[Items listed in a dataset]
##############################

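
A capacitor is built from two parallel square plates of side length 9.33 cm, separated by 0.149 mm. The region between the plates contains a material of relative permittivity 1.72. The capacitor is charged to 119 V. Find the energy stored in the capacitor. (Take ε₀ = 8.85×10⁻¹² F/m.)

U ≈ 6.30 μJ

A = (9.33 cm)² = 8.70×10⁻³ m².
C = κε₀A/d = 1.72 × 8.85×10⁻¹² × 8.70×10⁻³ / 1.49×10⁻⁴ = 8.89×10⁻¹⁰ F.
U = ½CV² = ½ × 8.89×10⁻¹⁰ × (119)² = 6.30×10⁻⁶ J.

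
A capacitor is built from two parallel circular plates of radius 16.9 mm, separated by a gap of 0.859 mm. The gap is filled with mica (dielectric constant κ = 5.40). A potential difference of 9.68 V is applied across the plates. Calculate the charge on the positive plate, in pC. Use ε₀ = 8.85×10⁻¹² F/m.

483 pC

A = π(16.9 mm)² = 8.97×10⁻⁴ m².
C = κε₀A/d = 5.40 × 8.85×10⁻¹² × 8.97×10⁻⁴ / 8.59×10⁻⁴ = 4.99×10⁻¹¹ F.
Q = CV = 4.99×10⁻¹¹ × 9.68 = 4.83×10⁻¹⁰ C.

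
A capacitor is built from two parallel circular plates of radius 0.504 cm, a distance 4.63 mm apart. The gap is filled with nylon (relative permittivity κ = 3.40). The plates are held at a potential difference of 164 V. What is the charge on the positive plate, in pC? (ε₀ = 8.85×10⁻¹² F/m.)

A = π(0.504 cm)² = 7.98×10⁻⁵ m².
C = κε₀A/d = 3.40 × 8.85×10⁻¹² × 7.98×10⁻⁵ / 4.63×10⁻³ = 5.19×10⁻¹³ F.
Q = CV = 5.19×10⁻¹³ × 164 = 8.51×10⁻¹¹ C.

Q ≈ 85.1 pC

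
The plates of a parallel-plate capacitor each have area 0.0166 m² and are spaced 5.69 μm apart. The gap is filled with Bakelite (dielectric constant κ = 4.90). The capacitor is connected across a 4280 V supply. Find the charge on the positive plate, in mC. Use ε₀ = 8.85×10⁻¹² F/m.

C = κε₀A/d = 4.90 × 8.85×10⁻¹² × 1.66×10⁻² / 5.69×10⁻⁶ = 1.27×10⁻⁷ F.
Q = CV = 1.27×10⁻⁷ × 4280 = 5.41×10⁻⁴ C.

Q ≈ 0.541 mC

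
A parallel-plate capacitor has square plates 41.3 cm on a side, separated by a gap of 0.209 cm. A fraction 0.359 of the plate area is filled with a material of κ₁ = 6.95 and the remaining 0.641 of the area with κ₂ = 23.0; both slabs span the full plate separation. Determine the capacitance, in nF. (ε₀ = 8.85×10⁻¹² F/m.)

A = (41.3 cm)² = 0.171 m².
Side-by-side slabs ⇒ two capacitors in parallel, each spanning the full gap.
C₁ = κ₁ε₀A₁/d = 6.95 × 8.85×10⁻¹² × 6.12×10⁻² / 2.09×10⁻³ = 1.80×10⁻⁹ F.
C₂ = κ₂ε₀A₂/d = 23.0 × 8.85×10⁻¹² × 0.109 / 2.09×10⁻³ = 1.06×10⁻⁸ F.
C = C₁ + C₂ = 1.25×10⁻⁸ F.

C ≈ 12.5 nF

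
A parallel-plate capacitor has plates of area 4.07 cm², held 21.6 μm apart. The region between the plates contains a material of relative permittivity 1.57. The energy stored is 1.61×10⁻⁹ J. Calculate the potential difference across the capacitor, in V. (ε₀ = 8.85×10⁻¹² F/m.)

A = 4.07 cm² = 4.07×10⁻⁴ m².
C = κε₀A/d = 1.57 × 8.85×10⁻¹² × 4.07×10⁻⁴ / 2.16×10⁻⁵ = 2.62×10⁻¹⁰ F.
V = √(2U/C) = √(2 × 1.61×10⁻⁹ / 2.62×10⁻¹⁰) = 3.51 V.

3.51 V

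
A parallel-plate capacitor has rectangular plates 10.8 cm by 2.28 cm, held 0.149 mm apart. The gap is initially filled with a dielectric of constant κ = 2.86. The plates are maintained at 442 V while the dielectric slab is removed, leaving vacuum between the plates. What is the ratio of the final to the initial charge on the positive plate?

Q₂/Q₁ ≈ 0.350

Battery connected ⇒ V is held fixed.
C₂ = 0.350 C₁ and Q = CV, so Q₂/Q₁ = C₂/C₁ = 0.350.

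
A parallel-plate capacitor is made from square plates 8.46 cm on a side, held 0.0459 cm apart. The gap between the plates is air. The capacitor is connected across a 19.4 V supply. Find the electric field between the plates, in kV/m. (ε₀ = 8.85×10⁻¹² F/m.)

E = V/d = 19.4 / 4.59×10⁻⁴ = 4.23×10⁴ V/m.

42.3 kV/m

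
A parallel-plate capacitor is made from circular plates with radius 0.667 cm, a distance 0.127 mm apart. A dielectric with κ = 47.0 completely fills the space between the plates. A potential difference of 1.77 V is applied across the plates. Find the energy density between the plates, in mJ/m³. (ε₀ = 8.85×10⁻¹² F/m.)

E = V/d = 1.77 / 1.27×10⁻⁴ = 1.39×10⁴ V/m.
u = ½κε₀E² = ½ × 47.0 × 8.85×10⁻¹² × (1.39×10⁴)² = 4.04×10⁻² J/m³.

u ≈ 40.4 mJ/m³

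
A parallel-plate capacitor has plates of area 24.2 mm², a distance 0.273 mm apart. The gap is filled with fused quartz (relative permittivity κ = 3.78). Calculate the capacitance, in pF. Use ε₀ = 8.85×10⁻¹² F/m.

C ≈ 2.97 pF

A = 24.2 mm² = 2.42×10⁻⁵ m².
C = κε₀A/d = 3.78 × 8.85×10⁻¹² × 2.42×10⁻⁵ / 2.73×10⁻⁴ = 2.97×10⁻¹² F.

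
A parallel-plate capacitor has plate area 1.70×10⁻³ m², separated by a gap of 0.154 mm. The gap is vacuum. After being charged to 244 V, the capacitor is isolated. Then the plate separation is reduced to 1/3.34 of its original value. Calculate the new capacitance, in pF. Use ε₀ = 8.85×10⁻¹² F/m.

C ≈ 326 pF

Initially C₁ = ε₀A/d = 8.85×10⁻¹² × 1.70×10⁻³ / 1.54×10⁻⁴ = 9.77×10⁻¹¹ F.
C = ε₀A/d scales as 1/d, so C₂/C₁ = d₁/d₂ = 3.34.
C₂ = 3.34 × 9.77×10⁻¹¹ = 3.26×10⁻¹⁰ F.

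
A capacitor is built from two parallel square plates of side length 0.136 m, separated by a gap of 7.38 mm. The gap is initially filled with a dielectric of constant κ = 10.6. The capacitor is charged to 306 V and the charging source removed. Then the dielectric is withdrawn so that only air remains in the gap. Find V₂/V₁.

V₂/V₁ ≈ 10.6

Isolated ⇒ Q is held fixed.
C₂ = 0.0943 C₁ and V = Q/C, so V₂/V₁ = C₁/C₂ = 10.6.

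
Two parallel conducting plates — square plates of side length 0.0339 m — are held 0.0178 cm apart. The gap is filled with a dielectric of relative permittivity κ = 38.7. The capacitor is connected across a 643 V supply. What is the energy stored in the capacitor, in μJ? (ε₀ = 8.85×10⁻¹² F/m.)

457 μJ

A = (0.0339 m)² = 1.15×10⁻³ m².
C = κε₀A/d = 38.7 × 8.85×10⁻¹² × 1.15×10⁻³ / 1.78×10⁻⁴ = 2.21×10⁻⁹ F.
U = ½CV² = ½ × 2.21×10⁻⁹ × (643)² = 4.57×10⁻⁴ J.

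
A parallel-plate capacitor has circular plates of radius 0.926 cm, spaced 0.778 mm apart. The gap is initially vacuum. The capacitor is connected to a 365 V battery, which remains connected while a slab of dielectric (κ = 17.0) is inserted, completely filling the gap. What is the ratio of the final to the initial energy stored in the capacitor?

Battery connected ⇒ V is held fixed.
C₂ = 17.0 C₁ and U = ½CV², so U₂/U₁ = C₂/C₁ = 17.0.

17.0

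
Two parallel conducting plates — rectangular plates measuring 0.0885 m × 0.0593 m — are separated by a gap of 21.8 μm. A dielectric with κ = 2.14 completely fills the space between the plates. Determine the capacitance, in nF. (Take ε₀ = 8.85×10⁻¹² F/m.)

A = 0.0885 × 0.0593 m² = 5.25×10⁻³ m².
C = κε₀A/d = 2.14 × 8.85×10⁻¹² × 5.25×10⁻³ / 2.18×10⁻⁵ = 4.56×10⁻⁹ F.

C ≈ 4.56 nF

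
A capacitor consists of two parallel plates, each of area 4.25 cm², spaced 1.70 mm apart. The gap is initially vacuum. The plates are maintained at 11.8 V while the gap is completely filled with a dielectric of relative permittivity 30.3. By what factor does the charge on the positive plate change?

Q₂/Q₁ ≈ 30.3

Battery connected ⇒ V is held fixed.
C₂ = 30.3 C₁ and Q = CV, so Q₂/Q₁ = C₂/C₁ = 30.3.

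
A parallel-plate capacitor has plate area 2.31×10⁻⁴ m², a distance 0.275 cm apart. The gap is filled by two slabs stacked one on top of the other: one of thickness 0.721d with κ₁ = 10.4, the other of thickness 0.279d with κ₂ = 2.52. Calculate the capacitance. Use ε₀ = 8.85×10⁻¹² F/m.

C ≈ 4.13 pF

Stacked slabs ⇒ two capacitors in series, each with the full plate area.
C₁ = κ₁ε₀A/d₁ = 10.4 × 8.85×10⁻¹² × 2.31×10⁻⁴ / 1.98×10⁻³ = 1.07×10⁻¹¹ F.
C₂ = κ₂ε₀A/d₂ = 2.52 × 8.85×10⁻¹² × 2.31×10⁻⁴ / 7.67×10⁻⁴ = 6.71×10⁻¹² F.
C = (1/C₁ + 1/C₂)⁻¹ = 4.13×10⁻¹² F.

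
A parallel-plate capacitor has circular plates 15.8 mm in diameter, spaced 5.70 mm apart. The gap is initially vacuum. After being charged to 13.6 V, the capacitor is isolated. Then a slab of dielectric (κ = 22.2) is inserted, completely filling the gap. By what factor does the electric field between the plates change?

0.0450

Isolated ⇒ Q is held fixed.
V₂ = Q/C₂ = V₁/22.2; E = V/d, so E₂/E₁ = (V₂/V₁)(d₁/d₂) = 0.0450.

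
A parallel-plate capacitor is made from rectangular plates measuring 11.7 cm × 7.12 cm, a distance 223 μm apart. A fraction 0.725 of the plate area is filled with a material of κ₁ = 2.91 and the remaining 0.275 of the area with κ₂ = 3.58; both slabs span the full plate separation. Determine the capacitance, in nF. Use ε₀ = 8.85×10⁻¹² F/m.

1.02 nF

A = 11.7 × 7.12 cm² = 8.33×10⁻³ m².
Side-by-side slabs ⇒ two capacitors in parallel, each spanning the full gap.
C₁ = κ₁ε₀A₁/d = 2.91 × 8.85×10⁻¹² × 6.04×10⁻³ / 2.23×10⁻⁴ = 6.97×10⁻¹⁰ F.
C₂ = κ₂ε₀A₂/d = 3.58 × 8.85×10⁻¹² × 2.29×10⁻³ / 2.23×10⁻⁴ = 3.25×10⁻¹⁰ F.
C = C₁ + C₂ = 1.02×10⁻⁹ F.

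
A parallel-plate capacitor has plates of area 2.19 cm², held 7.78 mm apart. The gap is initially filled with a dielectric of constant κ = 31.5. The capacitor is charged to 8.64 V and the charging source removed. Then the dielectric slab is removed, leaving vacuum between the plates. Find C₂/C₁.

C = κε₀A/d scales with κ, so C₂/C₁ = 1/κ = 1/31.5 = 0.0317.

0.0317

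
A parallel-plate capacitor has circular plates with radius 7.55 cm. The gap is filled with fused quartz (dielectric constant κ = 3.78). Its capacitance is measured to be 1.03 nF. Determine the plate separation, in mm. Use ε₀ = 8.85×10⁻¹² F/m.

A = π(7.55 cm)² = 1.79×10⁻² m².
d = κε₀A/C = 3.78 × 8.85×10⁻¹² × 1.79×10⁻² / 1.03×10⁻⁹ = 5.82×10⁻⁴ m.

d ≈ 0.582 mm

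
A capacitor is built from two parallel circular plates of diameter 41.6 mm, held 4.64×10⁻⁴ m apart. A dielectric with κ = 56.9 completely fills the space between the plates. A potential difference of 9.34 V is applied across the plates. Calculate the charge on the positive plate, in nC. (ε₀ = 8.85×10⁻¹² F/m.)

A = π(41.6/2 mm)² = 1.36×10⁻³ m².
C = κε₀A/d = 56.9 × 8.85×10⁻¹² × 1.36×10⁻³ / 4.64×10⁻⁴ = 1.48×10⁻⁹ F.
Q = CV = 1.48×10⁻⁹ × 9.34 = 1.38×10⁻⁸ C.

13.8 nC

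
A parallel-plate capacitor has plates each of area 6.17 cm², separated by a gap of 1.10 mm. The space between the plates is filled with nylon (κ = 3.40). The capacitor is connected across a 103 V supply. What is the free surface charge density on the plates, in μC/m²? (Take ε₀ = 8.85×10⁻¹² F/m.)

2.82 μC/m²

A = 6.17 cm² = 6.17×10⁻⁴ m².
C = κε₀A/d = 3.40 × 8.85×10⁻¹² × 6.17×10⁻⁴ / 1.10×10⁻³ = 1.69×10⁻¹¹ F.
σ = Q/A = CV/A = 1.69×10⁻¹¹ × 103 / 6.17×10⁻⁴ = 2.82×10⁻⁶ C/m².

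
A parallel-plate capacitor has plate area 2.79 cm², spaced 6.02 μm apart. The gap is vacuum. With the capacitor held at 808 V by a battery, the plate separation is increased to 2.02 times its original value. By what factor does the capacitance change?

0.495

C = ε₀A/d scales as 1/d, so C₂/C₁ = d₁/d₂ = 1/2.02 = 0.495.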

##############################

Nothing should appear in the answer except the lines from the one with "A parallel-plate capacitor has plate area 2.79" through the final line of the records, written exactly.

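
A parallel-plate capacitor has plate area 2.79 cm², spaced 6.02 μm apart. The gap is vacuum. With the capacitor held at 808 V by a battery, the plate separation is increased to 2.02 times its original value. By what factor does the capacitance change?

0.495

C = ε₀A/d scales as 1/d, so C₂/C₁ = d₁/d₂ = 1/2.02 = 0.495.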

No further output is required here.